AIM OF THE EXERCISE: Retype the listing without any alteration.

DATA SHOWN:
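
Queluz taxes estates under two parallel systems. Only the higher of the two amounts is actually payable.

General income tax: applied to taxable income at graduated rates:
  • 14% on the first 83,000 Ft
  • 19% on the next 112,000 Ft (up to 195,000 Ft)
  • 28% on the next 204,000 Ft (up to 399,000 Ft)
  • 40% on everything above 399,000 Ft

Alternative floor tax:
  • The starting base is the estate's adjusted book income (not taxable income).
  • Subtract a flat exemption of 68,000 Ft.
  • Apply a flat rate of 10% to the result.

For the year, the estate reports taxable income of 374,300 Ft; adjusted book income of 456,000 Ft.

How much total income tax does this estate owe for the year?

83,104 Ft

Alternative floor tax:
  Base (adjusted book income): 456,000 Ft
  Less exemption 68,000 Ft → base 388,000 Ft
  388,000 Ft × 10% = 38,800 Ft

General income tax:
  83,000 Ft × 14% = 11,620 Ft
  112,000 Ft × 19% = 21,280 Ft
  179,300 Ft × 28% = 50,204 Ft
  → 83,104 Ft

83,104 Ft > 38,800 Ft, so the general income tax governs.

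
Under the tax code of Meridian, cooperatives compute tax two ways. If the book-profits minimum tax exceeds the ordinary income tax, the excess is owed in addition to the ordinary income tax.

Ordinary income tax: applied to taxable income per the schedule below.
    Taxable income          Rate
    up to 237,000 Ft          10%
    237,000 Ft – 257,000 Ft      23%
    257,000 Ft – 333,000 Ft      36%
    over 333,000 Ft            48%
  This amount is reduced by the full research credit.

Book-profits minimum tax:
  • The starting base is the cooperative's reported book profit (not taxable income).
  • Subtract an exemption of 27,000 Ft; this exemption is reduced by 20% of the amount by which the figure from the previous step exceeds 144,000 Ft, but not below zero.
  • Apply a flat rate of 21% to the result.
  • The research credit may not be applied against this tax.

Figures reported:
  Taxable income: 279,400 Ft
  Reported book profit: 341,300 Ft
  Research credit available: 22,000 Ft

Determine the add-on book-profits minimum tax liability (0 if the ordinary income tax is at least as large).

57,309 Ft

Book-profits minimum tax:
  Base (reported book profit): 341,300 Ft
  Exemption: 20% × (341,300 Ft − 144,000 Ft) = 39,460 Ft ≥ 27,000 Ft, so the exemption is fully phased out
  Base: 341,300 Ft − 0 Ft = 341,300 Ft
  341,300 Ft × 21% = 71,673 Ft

Ordinary income tax:
  237,000 Ft × 10% = 23,700 Ft
  20,000 Ft × 23% = 4,600 Ft
  22,400 Ft × 36% = 8,064 Ft
  → 36,364 Ft
  Less research credit 22,000 Ft → 14,364 Ft

Excess of book-profits minimum tax over ordinary income tax: 71,673 Ft − 14,364 Ft = 57,309 Ft.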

COMPLETED TASK:
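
Queluz taxes estates under two parallel systems. Only the higher of the two amounts is actually payable.

General income tax: applied to taxable income at graduated rates:
  • 14% on the first 83,000 Ft
  • 19% on the next 112,000 Ft (up to 195,000 Ft)
  • 28% on the next 204,000 Ft (up to 399,000 Ft)
  • 40% on everything above 399,000 Ft

Alternative floor tax:
  • The starting base is the estate's adjusted book income (not taxable income).
  • Subtract a flat exemption of 68,000 Ft.
  • Apply a flat rate of 10% to the result.

For the year, the estate reports taxable income of 374,300 Ft; adjusted book income of 456,000 Ft.

How much total income tax does this estate owe for the year?

83,104 Ft

Alternative floor tax:
  Base (adjusted book income): 456,000 Ft
  Less exemption 68,000 Ft → base 388,000 Ft
  388,000 Ft × 10% = 38,800 Ft

General income tax:
  83,000 Ft × 14% = 11,620 Ft
  112,000 Ft × 19% = 21,280 Ft
  179,300 Ft × 28% = 50,204 Ft
  → 83,104 Ft

83,104 Ft > 38,800 Ft, so the general income tax governs.

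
Under the tax code of Meridian, cooperatives compute tax two ways. If the book-profits minimum tax exceeds the ordinary income tax, the excess is owed in addition to the ordinary income tax.

Ordinary income tax: applied to taxable income per the schedule below.
    Taxable income          Rate
    up to 237,000 Ft          10%
    237,000 Ft – 257,000 Ft      23%
    257,000 Ft – 333,000 Ft      36%
    over 333,000 Ft            48%
  This amount is reduced by the full research credit.

Book-profits minimum tax:
  • The starting base is the cooperative's reported book profit (not taxable income).
  • Subtract an exemption of 27,000 Ft; this exemption is reduced by 20% of the amount by which the figure from the previous step exceeds 144,000 Ft, but not below zero.
  • Apply a flat rate of 21% to the result.
  • The research credit may not be applied against this tax.

Figures reported:
  Taxable income: 279,400 Ft
  Reported book profit: 341,300 Ft
  Research credit available: 22,000 Ft

Determine the add-on book-profits minimum tax liability (0 if the ordinary income tax is at least as large).

57,309 Ft

Book-profits minimum tax:
  Base (reported book profit): 341,300 Ft
  Exemption: 20% × (341,300 Ft − 144,000 Ft) = 39,460 Ft ≥ 27,000 Ft, so the exemption is fully phased out
  Base: 341,300 Ft − 0 Ft = 341,300 Ft
  341,300 Ft × 21% = 71,673 Ft

Ordinary income tax:
  237,000 Ft × 10% = 23,700 Ft
  20,000 Ft × 23% = 4,600 Ft
  22,400 Ft × 36% = 8,064 Ft
  → 36,364 Ft
  Less research credit 22,000 Ft → 14,364 Ft

Excess of book-profits minimum tax over ordinary income tax: 71,673 Ft − 14,364 Ft = 57,309 Ft.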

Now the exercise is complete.